Output the data below in full, character for character.

# # #

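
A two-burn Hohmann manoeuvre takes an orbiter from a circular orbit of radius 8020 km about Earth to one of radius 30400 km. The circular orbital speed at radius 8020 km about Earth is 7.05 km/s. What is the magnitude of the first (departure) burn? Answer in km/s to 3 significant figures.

From the circular-orbit relation v² = μ/r at r = 8020 km: μ = v²r = (7.05)² × 8020 = 3.98614×10^5 km³/s².
Semi-major axis of the transfer orbit: a_t = (8020 + 30400)/2 = 19210 km.
Circular speed at r = 8020 km: v_c = √(μ/r) = 7.050 km/s.
Vis-viva on the transfer ellipse at r = 8020 km gives v_t = √[μ(2/r − 1/a_t)] = 8.869 km/s.
Δv₁ = |v_t − v_c| = |8.869 − 7.050| = 1.819 km/s.

Δv₁ = 1.82 km/s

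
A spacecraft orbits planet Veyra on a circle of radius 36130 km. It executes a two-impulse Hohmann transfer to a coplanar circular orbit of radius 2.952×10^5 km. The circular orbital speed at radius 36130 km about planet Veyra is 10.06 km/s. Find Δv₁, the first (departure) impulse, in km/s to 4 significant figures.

From the circular-orbit relation v² = μ/r at r = 36130 km: μ = v²r = (10.06)² × 36130 = 3.65649×10^6 km³/s².
Transfer-ellipse semi-major axis a_t = (r₁ + r₂)/2 = (36130 + 2.952×10^5)/2 = 1.65665×10^5 km.
On the circular orbit at r = 36130 km, v_c = √(μ/r) = 10.060 km/s.
Transfer-orbit speed at the same r (vis-viva, a = a_t): v_t = √[μ(2/r − 1/a_t)] = 13.429 km/s.
Δv₁ = |v_t − v_c| = |13.429 − 10.060| = 3.369 km/s.

Δv₁ = 3.369 km/s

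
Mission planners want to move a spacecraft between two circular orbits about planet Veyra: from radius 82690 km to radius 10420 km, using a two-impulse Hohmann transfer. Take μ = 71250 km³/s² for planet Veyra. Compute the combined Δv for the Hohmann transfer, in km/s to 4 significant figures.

Δv = 1.359 km/s

The Hohmann ellipse has a_t = (r₁ + r₂)/2 = 46555 km.
At r₁ the circular-orbit speed is v₁ = √(μ/r₁) = 0.9283 km/s.
On the transfer ellipse at r₁, vis-viva gives v_a = √[μ(2/r₁ − 1/a_t)] = 0.4392 km/s.
First burn Δv₁ = |v_a − v₁| = 0.4891 km/s.
Circular speed at r₂: v₂ = √(μ/r₂) = 2.6149 km/s.
Transfer-orbit speed at r₂: v_p = √[μ(2/r₂ − 1/a_t)] = 3.4850 km/s.
Second burn Δv₂ = |v₂ − v_p| = 0.8701 km/s.
Total Δv = Δv₁ + Δv₂ = 1.359 km/s.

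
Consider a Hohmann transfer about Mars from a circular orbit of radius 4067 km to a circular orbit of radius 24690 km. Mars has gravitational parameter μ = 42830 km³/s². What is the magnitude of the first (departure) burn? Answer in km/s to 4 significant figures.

Δv₁ = 1.007 km/s

The Hohmann ellipse has a_t = (r₁ + r₂)/2 = 14378.5 km.
On the circular orbit at r = 4067 km, v_c = √(μ/r) = 3.245 km/s.
Transfer-orbit speed at the same r (vis-viva, a = a_t): v_t = √[μ(2/r − 1/a_t)] = 4.252 km/s.
Δv₁ = |v_t − v_c| = |4.252 − 3.245| = 1.007 km/s.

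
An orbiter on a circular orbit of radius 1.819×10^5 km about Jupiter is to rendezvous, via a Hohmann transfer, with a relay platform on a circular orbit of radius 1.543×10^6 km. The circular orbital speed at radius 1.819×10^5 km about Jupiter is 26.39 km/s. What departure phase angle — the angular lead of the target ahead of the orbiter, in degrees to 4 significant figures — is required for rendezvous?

From the circular-orbit relation v² = μ/r at r = 1.819×10^5 km: μ = v²r = (26.39)² × 1.819×10^5 = 1.26681×10^8 km³/s².
Transfer-ellipse semi-major axis a_t = (r₁ + r₂)/2 = (1.819×10^5 + 1.543×10^6)/2 = 8.6245×10^5 km.
The half-period of the transfer ellipse is t = π√(a_t³/μ) = 2.2356×10^5 s.
Target angular speed ω₂ = √(μ/r₂³) = 5.8723×10^-6 rad/s.
Angle swept by the target during transfer: ω₂·t = 1.3128 rad = 75.22°.
The orbiter traverses 180° on the transfer ellipse, so the target must lead by 180° − 75.22° = 104.8°.

φ = 104.8°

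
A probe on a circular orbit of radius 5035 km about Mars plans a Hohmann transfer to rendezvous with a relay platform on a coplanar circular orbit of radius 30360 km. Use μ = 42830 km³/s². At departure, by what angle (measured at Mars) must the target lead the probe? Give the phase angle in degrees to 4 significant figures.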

# # #

Written solution —
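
A two-burn Hohmann manoeuvre takes an orbiter from a circular orbit of radius 8020 km about Earth to one of radius 30400 km. The circular orbital speed at radius 8020 km about Earth is 7.05 km/s. What is the magnitude of the first (departure) burn? Answer in km/s to 3 significant figures.

From the circular-orbit relation v² = μ/r at r = 8020 km: μ = v²r = (7.05)² × 8020 = 3.98614×10^5 km³/s².
Semi-major axis of the transfer orbit: a_t = (8020 + 30400)/2 = 19210 km.
Circular speed at r = 8020 km: v_c = √(μ/r) = 7.050 km/s.
Vis-viva on the transfer ellipse at r = 8020 km gives v_t = √[μ(2/r − 1/a_t)] = 8.869 km/s.
Δv₁ = |v_t − v_c| = |8.869 − 7.050| = 1.819 km/s.

Δv₁ = 1.82 km/s

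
A spacecraft orbits planet Veyra on a circle of radius 36130 km. It executes a two-impulse Hohmann transfer to a coplanar circular orbit of radius 2.952×10^5 km. The circular orbital speed at radius 36130 km about planet Veyra is 10.06 km/s. Find Δv₁, the first (departure) impulse, in km/s to 4 significant figures.

From the circular-orbit relation v² = μ/r at r = 36130 km: μ = v²r = (10.06)² × 36130 = 3.65649×10^6 km³/s².
Transfer-ellipse semi-major axis a_t = (r₁ + r₂)/2 = (36130 + 2.952×10^5)/2 = 1.65665×10^5 km.
On the circular orbit at r = 36130 km, v_c = √(μ/r) = 10.060 km/s.
Transfer-orbit speed at the same r (vis-viva, a = a_t): v_t = √[μ(2/r − 1/a_t)] = 13.429 km/s.
Δv₁ = |v_t − v_c| = |13.429 − 10.060| = 3.369 km/s.

Δv₁ = 3.369 km/s

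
Mission planners want to move a spacecraft between two circular orbits about planet Veyra: from radius 82690 km to radius 10420 km, using a two-impulse Hohmann transfer. Take μ = 71250 km³/s² for planet Veyra. Compute the combined Δv for the Hohmann transfer, in km/s to 4 significant figures.

Δv = 1.359 km/s

The Hohmann ellipse has a_t = (r₁ + r₂)/2 = 46555 km.
At r₁ the circular-orbit speed is v₁ = √(μ/r₁) = 0.9283 km/s.
On the transfer ellipse at r₁, vis-viva gives v_a = √[μ(2/r₁ − 1/a_t)] = 0.4392 km/s.
First burn Δv₁ = |v_a − v₁| = 0.4891 km/s.
Circular speed at r₂: v₂ = √(μ/r₂) = 2.6149 km/s.
Transfer-orbit speed at r₂: v_p = √[μ(2/r₂ − 1/a_t)] = 3.4850 km/s.
Second burn Δv₂ = |v₂ − v_p| = 0.8701 km/s.
Total Δv = Δv₁ + Δv₂ = 1.359 km/s.

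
Consider a Hohmann transfer about Mars from a circular orbit of radius 4067 km to a circular orbit of radius 24690 km. Mars has gravitational parameter μ = 42830 km³/s². What is the magnitude of the first (departure) burn? Answer in km/s to 4 significant figures.

Δv₁ = 1.007 km/s

The Hohmann ellipse has a_t = (r₁ + r₂)/2 = 14378.5 km.
On the circular orbit at r = 4067 km, v_c = √(μ/r) = 3.245 km/s.
Transfer-orbit speed at the same r (vis-viva, a = a_t): v_t = √[μ(2/r − 1/a_t)] = 4.252 km/s.
Δv₁ = |v_t − v_c| = |4.252 − 3.245| = 1.007 km/s.

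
An orbiter on a circular orbit of radius 1.819×10^5 km about Jupiter is to rendezvous, via a Hohmann transfer, with a relay platform on a circular orbit of radius 1.543×10^6 km. The circular orbital speed at radius 1.819×10^5 km about Jupiter is 26.39 km/s. What departure phase angle — the angular lead of the target ahead of the orbiter, in degrees to 4 significant figures — is required for rendezvous?

From the circular-orbit relation v² = μ/r at r = 1.819×10^5 km: μ = v²r = (26.39)² × 1.819×10^5 = 1.26681×10^8 km³/s².
Transfer-ellipse semi-major axis a_t = (r₁ + r₂)/2 = (1.819×10^5 + 1.543×10^6)/2 = 8.6245×10^5 km.
The half-period of the transfer ellipse is t = π√(a_t³/μ) = 2.2356×10^5 s.
Target angular speed ω₂ = √(μ/r₂³) = 5.8723×10^-6 rad/s.
Angle swept by the target during transfer: ω₂·t = 1.3128 rad = 75.22°.
The orbiter traverses 180° on the transfer ellipse, so the target must lead by 180° − 75.22° = 104.8°.

φ = 104.8°

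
A probe on a circular orbit of radius 5035 km about Mars plans a Hohmann transfer to rendezvous with a relay platform on a coplanar circular orbit of radius 30360 km. Use μ = 42830 km³/s². At departure, by what angle (measured at Mars) must the target lead the probe? Give the phase angle in degrees to 4 significant figures.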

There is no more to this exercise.